§ Assignment: Each entry needs to be retyped exactly.

Stored data:
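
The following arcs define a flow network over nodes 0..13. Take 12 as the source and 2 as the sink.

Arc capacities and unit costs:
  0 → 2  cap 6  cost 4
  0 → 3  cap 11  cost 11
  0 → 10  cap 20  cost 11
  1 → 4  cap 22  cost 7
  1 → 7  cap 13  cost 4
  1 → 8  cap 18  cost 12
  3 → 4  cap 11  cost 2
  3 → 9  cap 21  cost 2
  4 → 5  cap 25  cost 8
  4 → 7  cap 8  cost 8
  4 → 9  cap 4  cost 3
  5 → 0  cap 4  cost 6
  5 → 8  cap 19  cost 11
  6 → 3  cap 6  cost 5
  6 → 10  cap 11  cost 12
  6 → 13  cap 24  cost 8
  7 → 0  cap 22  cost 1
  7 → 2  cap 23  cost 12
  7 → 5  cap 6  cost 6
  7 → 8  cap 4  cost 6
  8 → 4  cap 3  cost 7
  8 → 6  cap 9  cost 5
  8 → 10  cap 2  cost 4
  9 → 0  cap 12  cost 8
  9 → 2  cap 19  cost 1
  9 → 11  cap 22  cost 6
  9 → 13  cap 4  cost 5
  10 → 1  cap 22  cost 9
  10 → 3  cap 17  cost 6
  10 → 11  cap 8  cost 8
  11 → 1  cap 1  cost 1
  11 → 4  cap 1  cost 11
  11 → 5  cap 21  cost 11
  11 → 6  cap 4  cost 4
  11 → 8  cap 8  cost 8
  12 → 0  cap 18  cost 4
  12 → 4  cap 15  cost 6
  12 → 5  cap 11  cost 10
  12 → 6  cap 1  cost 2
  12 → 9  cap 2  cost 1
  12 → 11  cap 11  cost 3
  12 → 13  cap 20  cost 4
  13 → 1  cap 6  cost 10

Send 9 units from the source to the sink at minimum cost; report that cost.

Minimum cost for 9 units: 62

shortest-cost path #1: 12→9→2 push 2 @ unit cost 2 (adds 4)
shortest-cost path #2: 12→0→2 push 6 @ unit cost 8 (adds 48)
shortest-cost path #3: 12→4→9→2 push 1 @ unit cost 10 (adds 10)
total cost = 62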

§ Problem solution:
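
The following arcs define a flow network over nodes 0..13. Take 12 as the source and 2 as the sink.

Arc capacities and unit costs:
  0 → 2  cap 6  cost 4
  0 → 3  cap 11  cost 11
  0 → 10  cap 20  cost 11
  1 → 4  cap 22  cost 7
  1 → 7  cap 13  cost 4
  1 → 8  cap 18  cost 12
  3 → 4  cap 11  cost 2
  3 → 9  cap 21  cost 2
  4 → 5  cap 25  cost 8
  4 → 7  cap 8  cost 8
  4 → 9  cap 4  cost 3
  5 → 0  cap 4  cost 6
  5 → 8  cap 19  cost 11
  6 → 3  cap 6  cost 5
  6 → 10  cap 11  cost 12
  6 → 13  cap 24  cost 8
  7 → 0  cap 22  cost 1
  7 → 2  cap 23  cost 12
  7 → 5  cap 6  cost 6
  7 → 8  cap 4  cost 6
  8 → 4  cap 3  cost 7
  8 → 6  cap 9  cost 5
  8 → 10  cap 2  cost 4
  9 → 0  cap 12  cost 8
  9 → 2  cap 19  cost 1
  9 → 11  cap 22  cost 6
  9 → 13  cap 4  cost 5
  10 → 1  cap 22  cost 9
  10 → 3  cap 17  cost 6
  10 → 11  cap 8  cost 8
  11 → 1  cap 1  cost 1
  11 → 4  cap 1  cost 11
  11 → 5  cap 21  cost 11
  11 → 6  cap 4  cost 4
  11 → 8  cap 8  cost 8
  12 → 0  cap 18  cost 4
  12 → 4  cap 15  cost 6
  12 → 5  cap 11  cost 10
  12 → 6  cap 1  cost 2
  12 → 9  cap 2  cost 1
  12 → 11  cap 11  cost 3
  12 → 13  cap 20  cost 4
  13 → 1  cap 6  cost 10

Send 9 units from the source to the sink at minimum cost; report that cost.

Minimum cost for 9 units: 62

shortest-cost path #1: 12→9→2 push 2 @ unit cost 2 (adds 4)
shortest-cost path #2: 12→0→2 push 6 @ unit cost 8 (adds 48)
shortest-cost path #3: 12→4→9→2 push 1 @ unit cost 10 (adds 10)
total cost = 62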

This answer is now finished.